Dataset entries:
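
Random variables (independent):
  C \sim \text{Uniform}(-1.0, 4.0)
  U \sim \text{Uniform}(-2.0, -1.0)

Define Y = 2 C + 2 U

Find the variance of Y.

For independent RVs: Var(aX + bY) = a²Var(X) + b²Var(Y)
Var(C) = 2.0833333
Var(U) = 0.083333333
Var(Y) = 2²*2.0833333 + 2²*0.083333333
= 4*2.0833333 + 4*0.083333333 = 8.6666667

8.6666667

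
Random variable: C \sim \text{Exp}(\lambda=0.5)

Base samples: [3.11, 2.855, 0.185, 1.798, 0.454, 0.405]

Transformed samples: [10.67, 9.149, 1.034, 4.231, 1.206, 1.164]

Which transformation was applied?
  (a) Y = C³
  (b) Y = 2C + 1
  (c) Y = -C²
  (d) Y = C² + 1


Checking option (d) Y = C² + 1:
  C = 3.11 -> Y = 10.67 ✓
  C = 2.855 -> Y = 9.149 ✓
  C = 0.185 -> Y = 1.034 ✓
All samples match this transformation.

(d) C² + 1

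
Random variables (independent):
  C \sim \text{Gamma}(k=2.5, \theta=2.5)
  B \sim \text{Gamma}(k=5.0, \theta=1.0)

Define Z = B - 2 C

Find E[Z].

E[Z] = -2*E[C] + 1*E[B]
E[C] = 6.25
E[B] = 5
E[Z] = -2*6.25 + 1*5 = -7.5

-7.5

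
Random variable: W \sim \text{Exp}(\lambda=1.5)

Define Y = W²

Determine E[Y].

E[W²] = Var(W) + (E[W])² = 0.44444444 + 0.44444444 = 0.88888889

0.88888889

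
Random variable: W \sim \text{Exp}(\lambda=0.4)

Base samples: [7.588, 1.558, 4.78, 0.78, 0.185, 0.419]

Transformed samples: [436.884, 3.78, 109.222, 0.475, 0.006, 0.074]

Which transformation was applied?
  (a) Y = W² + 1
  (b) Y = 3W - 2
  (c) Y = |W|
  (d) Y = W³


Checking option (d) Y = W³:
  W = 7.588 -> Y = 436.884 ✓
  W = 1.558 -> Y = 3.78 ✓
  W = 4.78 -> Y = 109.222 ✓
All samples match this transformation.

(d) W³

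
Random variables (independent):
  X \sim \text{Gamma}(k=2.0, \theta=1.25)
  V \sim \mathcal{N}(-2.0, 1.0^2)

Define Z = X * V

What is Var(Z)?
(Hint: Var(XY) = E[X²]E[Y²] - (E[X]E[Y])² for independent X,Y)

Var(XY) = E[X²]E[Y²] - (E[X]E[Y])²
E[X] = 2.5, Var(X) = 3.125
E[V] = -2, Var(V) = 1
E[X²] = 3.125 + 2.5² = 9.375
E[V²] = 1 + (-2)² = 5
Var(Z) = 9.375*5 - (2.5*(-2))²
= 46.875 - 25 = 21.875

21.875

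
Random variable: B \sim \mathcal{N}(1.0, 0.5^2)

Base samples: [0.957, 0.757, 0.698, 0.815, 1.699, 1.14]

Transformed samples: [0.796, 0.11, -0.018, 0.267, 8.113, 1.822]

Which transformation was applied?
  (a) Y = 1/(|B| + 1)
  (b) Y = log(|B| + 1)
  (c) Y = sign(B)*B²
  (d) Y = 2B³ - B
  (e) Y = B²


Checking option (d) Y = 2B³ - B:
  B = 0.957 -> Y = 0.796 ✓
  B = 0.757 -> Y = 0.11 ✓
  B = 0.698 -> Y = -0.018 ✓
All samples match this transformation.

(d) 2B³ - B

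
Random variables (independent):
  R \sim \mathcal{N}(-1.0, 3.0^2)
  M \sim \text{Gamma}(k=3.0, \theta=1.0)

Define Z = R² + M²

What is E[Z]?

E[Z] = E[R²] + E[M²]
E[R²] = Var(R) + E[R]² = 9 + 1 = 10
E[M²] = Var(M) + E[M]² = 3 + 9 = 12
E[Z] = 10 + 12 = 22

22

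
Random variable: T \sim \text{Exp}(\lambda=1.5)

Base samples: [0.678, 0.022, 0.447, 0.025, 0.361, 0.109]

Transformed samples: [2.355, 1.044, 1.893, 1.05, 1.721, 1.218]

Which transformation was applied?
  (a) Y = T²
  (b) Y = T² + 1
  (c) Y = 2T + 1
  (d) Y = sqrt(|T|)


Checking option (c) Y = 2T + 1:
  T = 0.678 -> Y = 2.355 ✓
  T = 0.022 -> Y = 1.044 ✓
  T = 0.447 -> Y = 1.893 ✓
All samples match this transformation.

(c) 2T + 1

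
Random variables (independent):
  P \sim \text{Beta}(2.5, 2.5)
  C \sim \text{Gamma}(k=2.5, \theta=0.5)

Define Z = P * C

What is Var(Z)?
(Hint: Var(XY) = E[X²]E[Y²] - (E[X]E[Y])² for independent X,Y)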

* * *

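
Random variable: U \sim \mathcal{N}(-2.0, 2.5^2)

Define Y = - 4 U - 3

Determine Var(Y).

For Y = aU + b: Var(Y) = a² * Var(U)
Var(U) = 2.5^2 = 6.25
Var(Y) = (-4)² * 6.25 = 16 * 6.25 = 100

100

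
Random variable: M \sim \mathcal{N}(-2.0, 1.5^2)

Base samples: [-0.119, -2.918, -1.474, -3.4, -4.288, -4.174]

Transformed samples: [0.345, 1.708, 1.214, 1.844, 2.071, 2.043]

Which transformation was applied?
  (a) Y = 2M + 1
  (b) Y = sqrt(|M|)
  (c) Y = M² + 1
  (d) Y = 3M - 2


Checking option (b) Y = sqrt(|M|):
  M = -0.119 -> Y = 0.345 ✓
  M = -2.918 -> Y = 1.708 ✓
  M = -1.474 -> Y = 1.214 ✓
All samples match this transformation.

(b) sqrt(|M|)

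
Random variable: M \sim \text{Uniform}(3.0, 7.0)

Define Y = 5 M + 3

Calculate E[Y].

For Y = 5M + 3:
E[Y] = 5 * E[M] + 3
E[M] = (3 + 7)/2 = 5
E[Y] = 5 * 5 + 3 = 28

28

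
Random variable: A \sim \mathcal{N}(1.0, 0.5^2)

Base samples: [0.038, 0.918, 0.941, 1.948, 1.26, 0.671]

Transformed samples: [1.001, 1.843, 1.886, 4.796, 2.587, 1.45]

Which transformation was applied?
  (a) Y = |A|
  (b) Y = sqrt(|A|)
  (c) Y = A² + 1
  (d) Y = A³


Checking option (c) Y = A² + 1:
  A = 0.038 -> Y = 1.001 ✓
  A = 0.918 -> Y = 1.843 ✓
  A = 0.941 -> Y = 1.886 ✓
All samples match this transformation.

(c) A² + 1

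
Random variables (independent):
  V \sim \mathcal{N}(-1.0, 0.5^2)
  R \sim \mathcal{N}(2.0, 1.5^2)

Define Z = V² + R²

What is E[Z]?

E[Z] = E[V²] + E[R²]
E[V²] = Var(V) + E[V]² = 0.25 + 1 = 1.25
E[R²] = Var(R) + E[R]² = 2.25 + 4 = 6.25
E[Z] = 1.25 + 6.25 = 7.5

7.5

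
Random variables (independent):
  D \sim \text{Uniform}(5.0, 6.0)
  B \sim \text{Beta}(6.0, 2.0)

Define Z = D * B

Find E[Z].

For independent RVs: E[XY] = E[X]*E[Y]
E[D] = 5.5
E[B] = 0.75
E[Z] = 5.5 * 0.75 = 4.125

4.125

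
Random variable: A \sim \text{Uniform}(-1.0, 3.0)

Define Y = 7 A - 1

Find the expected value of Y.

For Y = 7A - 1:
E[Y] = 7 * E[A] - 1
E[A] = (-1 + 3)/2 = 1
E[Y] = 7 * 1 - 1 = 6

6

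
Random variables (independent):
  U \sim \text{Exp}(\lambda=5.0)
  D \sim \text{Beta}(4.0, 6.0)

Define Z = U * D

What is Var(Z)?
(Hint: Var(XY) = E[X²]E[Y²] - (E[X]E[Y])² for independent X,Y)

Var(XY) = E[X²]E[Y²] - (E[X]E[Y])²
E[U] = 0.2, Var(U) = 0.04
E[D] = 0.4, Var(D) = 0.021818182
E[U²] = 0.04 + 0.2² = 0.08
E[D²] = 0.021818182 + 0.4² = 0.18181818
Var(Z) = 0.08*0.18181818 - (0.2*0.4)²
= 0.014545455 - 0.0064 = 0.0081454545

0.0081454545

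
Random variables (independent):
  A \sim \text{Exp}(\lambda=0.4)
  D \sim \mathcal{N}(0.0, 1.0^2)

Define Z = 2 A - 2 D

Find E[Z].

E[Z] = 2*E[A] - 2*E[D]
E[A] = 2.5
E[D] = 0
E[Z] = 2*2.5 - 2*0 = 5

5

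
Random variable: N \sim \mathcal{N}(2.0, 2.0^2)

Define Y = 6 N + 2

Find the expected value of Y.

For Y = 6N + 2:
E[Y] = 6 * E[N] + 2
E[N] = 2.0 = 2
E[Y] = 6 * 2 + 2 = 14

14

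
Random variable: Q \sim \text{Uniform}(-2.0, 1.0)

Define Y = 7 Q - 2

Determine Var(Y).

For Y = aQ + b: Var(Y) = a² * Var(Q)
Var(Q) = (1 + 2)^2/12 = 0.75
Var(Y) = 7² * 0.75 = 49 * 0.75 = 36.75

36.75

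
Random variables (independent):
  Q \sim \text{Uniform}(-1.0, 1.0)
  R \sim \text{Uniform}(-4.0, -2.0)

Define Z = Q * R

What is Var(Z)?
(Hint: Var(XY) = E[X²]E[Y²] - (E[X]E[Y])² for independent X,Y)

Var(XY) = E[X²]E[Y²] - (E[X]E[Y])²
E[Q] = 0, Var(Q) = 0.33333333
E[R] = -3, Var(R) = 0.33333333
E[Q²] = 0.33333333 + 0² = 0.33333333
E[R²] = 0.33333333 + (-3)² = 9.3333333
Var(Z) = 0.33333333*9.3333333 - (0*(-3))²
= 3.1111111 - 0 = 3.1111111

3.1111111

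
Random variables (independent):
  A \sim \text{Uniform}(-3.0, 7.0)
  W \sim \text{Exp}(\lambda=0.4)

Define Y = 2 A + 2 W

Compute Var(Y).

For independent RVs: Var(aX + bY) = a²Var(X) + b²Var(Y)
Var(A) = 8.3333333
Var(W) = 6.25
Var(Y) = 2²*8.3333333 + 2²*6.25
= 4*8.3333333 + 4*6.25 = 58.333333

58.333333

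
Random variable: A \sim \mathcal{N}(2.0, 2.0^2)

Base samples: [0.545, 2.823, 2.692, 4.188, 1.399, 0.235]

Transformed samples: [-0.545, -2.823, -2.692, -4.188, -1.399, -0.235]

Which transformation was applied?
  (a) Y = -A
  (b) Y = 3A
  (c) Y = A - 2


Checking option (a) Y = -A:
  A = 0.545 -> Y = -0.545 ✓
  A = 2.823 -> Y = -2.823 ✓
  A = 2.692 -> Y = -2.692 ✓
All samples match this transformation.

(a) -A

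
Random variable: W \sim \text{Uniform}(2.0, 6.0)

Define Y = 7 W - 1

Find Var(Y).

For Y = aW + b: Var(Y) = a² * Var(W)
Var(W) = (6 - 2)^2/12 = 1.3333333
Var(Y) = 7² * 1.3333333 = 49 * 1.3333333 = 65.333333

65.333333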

## Your task
The task calls for all lines in the entries that hold "lambda".

## Result of the task
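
Random variable: C \sim \text{Exp}(\lambda=0.5)
Random variable: W \sim \text{Exp}(\lambda=1.5)
Random variable: W \sim \text{Exp}(\lambda=0.4)
Random variable: T \sim \text{Exp}(\lambda=1.5)
  U \sim \text{Exp}(\lambda=5.0)
  A \sim \text{Exp}(\lambda=0.4)
  W \sim \text{Exp}(\lambda=0.4)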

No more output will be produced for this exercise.